# PROBLEM STATEMENT
Filter task. Return each line of the material that holds the string "with".

# EXERCISE INPUTS
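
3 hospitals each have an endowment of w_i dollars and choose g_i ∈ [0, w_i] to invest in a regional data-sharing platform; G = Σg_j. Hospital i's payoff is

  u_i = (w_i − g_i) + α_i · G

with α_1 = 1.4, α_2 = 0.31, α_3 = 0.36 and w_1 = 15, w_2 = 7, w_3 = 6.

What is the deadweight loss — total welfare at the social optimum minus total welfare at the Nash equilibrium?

∂u_i/∂g_i = α_i − 1, so hospital i contributes w_i if α_i > 1, else 0.
α_i > 1 for i ∈ {1}; NE contributions (15, 0, 0), G = 15.
W^NE = Σw_i − G^NE + (Σα_i)·G^NE = 28 + 1.07·15 = 44.05.
Planner: ∂(Σu_j)/∂g_i = Σα_j − 1 = 1.07 > 0, so everyone contributes w_i; G^SO = 28, W^SO = 28 + 1.07·28 = 57.96.
Deadweight loss = 13.91.

13.91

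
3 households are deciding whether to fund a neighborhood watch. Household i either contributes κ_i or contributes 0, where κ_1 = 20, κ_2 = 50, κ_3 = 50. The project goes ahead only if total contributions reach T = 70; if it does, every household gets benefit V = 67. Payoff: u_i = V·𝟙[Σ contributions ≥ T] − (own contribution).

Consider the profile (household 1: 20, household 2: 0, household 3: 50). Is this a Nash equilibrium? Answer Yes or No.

Yes

Total = 70 ≥ 70: provided.
Household 1 (pledges 20, payoff 47): dropping to 0 → total 50, payoff 0. No gain.
Household 2 (pledges 0, payoff 67): pledging 50 → total 120, payoff 17. No gain.
Household 3 (pledges 50, payoff 17): dropping to 0 → total 20, payoff 0. No gain.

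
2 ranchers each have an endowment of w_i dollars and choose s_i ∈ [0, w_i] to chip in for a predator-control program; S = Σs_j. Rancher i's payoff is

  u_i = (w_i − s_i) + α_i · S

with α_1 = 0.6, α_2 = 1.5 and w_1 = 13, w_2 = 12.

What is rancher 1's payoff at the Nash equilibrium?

20.2

∂u_i/∂s_i = α_i − 1, so rancher i contributes w_i if α_i > 1, else 0.
α_i > 1 for i ∈ {2}; NE contributions (0, 12), S = 12.
u_1 = (13 − 0) + 0.6·12 = 20.2.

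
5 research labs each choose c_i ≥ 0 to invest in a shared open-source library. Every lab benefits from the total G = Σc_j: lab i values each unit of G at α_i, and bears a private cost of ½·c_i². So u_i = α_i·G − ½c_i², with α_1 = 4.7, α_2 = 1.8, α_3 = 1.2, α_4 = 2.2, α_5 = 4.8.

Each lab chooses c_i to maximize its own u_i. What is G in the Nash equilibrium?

Lab i's FOC: ∂u_i/∂c_i = α_i − c_i = 0, so c_i* = α_i.
NE contributions = (4.7, 1.8, 1.2, 2.2, 4.8); G = 14.7.

14.7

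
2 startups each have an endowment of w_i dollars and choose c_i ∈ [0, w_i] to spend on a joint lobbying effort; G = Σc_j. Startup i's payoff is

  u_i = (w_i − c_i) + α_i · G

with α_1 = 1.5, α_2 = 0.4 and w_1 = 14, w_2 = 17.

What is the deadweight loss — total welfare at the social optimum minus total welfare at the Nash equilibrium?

∂u_i/∂c_i = α_i − 1, so startup i contributes w_i if α_i > 1, else 0.
α_i > 1 for i ∈ {1}; NE contributions (14, 0), G = 14.
W^NE = Σw_i − G^NE + (Σα_i)·G^NE = 31 + 0.9·14 = 43.6.
Planner: ∂(Σu_j)/∂c_i = Σα_j − 1 = 0.9 > 0, so everyone contributes w_i; G^SO = 31, W^SO = 31 + 0.9·31 = 58.9.
Deadweight loss = 15.3.

15.3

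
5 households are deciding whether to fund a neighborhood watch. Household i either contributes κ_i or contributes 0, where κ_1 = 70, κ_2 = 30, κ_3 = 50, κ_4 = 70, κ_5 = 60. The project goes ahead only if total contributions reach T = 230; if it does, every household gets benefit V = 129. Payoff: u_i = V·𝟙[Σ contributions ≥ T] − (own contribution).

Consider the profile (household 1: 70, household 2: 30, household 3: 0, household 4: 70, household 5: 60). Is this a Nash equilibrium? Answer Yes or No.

Total = 230 ≥ 230: provided.
Household 1 (pledges 70, payoff 59): dropping to 0 → total 160, payoff 0. No gain.
Household 2 (pledges 30, payoff 99): dropping to 0 → total 200, payoff 0. No gain.
Household 3 (pledges 0, payoff 129): pledging 50 → total 280, payoff 79. No gain.
Household 4 (pledges 70, payoff 59): dropping to 0 → total 160, payoff 0. No gain.
Household 5 (pledges 60, payoff 69): dropping to 0 → total 170, payoff 0. No gain.

Yes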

# ANSWER
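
with α_1 = 1.4, α_2 = 0.31, α_3 = 0.36 and w_1 = 15, w_2 = 7, w_3 = 6.
with α_1 = 0.6, α_2 = 1.5 and w_1 = 13, w_2 = 12.
5 research labs each choose c_i ≥ 0 to invest in a shared open-source library. Every lab benefits from the total G = Σc_j: lab i values each unit of G at α_i, and bears a private cost of ½·c_i². So u_i = α_i·G − ½c_i², with α_1 = 4.7, α_2 = 1.8, α_3 = 1.2, α_4 = 2.2, α_5 = 4.8.
with α_1 = 1.5, α_2 = 0.4 and w_1 = 14, w_2 = 17.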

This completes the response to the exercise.